### WHAT YOU HAVE TO DO
Among the entries below, extract exactly the lines that run from the one with "After dividing by" through the one with "(8x^2 - 8) y'' + 16x y' - 96 y = 0", both ends included.
+++ RECORDS FOR THIS EXERCISE +++
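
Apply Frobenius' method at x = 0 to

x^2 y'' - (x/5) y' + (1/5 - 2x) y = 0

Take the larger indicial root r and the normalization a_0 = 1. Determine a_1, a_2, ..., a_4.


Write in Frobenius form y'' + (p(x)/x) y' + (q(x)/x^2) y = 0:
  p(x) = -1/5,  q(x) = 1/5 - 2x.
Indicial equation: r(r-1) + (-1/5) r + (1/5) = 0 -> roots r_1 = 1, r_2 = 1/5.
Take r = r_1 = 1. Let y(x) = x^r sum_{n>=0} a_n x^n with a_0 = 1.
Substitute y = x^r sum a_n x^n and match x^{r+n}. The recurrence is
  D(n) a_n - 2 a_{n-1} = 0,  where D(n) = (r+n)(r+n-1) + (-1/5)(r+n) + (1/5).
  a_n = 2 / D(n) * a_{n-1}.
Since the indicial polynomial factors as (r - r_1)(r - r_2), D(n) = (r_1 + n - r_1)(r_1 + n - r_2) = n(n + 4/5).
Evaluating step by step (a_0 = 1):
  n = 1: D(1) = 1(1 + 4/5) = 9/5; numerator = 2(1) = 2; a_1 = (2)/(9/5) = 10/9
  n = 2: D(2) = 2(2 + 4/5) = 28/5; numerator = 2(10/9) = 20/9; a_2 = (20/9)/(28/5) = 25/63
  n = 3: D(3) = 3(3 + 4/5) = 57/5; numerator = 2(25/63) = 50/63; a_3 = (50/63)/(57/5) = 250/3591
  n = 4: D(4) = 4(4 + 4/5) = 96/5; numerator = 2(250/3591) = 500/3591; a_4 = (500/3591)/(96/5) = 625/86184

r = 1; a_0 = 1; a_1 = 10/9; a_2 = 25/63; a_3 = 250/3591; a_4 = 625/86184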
+++
+++ RECORDS FOR THIS EXERCISE +++
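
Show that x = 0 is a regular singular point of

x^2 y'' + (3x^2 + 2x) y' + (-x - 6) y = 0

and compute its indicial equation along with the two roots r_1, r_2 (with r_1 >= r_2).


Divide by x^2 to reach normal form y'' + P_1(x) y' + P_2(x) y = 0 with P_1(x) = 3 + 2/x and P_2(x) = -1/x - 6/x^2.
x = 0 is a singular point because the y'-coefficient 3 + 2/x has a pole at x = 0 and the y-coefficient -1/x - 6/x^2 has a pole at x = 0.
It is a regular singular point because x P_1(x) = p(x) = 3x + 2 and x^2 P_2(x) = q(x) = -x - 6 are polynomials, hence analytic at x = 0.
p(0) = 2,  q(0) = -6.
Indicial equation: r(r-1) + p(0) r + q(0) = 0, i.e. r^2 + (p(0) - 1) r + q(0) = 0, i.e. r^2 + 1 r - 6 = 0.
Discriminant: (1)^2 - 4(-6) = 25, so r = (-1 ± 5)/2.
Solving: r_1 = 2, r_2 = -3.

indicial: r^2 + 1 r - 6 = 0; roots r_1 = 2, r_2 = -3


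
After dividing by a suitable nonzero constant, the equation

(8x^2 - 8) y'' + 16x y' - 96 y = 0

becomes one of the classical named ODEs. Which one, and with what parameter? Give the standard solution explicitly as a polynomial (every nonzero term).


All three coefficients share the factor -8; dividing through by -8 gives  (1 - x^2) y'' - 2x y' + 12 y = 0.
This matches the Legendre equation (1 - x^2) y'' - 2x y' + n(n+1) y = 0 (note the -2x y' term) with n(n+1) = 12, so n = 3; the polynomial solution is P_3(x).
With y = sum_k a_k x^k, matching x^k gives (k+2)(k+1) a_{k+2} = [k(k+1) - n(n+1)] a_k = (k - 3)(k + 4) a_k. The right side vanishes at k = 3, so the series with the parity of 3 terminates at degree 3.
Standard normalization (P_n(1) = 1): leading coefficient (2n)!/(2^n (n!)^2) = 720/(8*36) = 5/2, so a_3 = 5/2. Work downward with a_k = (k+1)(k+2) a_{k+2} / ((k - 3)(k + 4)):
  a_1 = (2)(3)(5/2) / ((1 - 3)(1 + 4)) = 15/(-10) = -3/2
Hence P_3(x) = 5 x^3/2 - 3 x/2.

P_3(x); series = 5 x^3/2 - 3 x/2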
+++
### ANSWER SECTION
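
After dividing by a suitable nonzero constant, the equation

(8x^2 - 8) y'' + 16x y' - 96 y = 0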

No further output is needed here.